:: Listed records
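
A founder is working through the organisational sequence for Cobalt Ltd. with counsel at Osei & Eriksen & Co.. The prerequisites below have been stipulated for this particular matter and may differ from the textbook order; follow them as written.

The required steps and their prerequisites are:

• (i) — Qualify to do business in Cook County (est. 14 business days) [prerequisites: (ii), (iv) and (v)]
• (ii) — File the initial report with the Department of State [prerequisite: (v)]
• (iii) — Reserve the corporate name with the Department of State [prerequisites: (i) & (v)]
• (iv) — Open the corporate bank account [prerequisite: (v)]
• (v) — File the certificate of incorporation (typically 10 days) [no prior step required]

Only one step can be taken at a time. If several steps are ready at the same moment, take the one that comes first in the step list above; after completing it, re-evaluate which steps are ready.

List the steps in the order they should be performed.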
::::
A word-for-word copy of all the entries is required.

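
A founder is working through the organisational sequence for Cobalt Ltd. with counsel at Osei & Eriksen & Co.. The prerequisites below have been stipulated for this particular matter and may differ from the textbook order; follow them as written.

The required steps and their prerequisites are:

• (i) — Qualify to do business in Cook County (est. 14 business days) [prerequisites: (ii), (iv) and (v)]
• (ii) — File the initial report with the Department of State [prerequisite: (v)]
• (iii) — Reserve the corporate name with the Department of State [prerequisites: (i) & (v)]
• (iv) — Open the corporate bank account [prerequisite: (v)]
• (v) — File the certificate of incorporation (typically 10 days) [no prior step required]

Only one step can be taken at a time. If several steps are ready at the same moment, take the one that comes first in the step list above; after completing it, re-evaluate which steps are ready.

List the steps in the order they should be performed.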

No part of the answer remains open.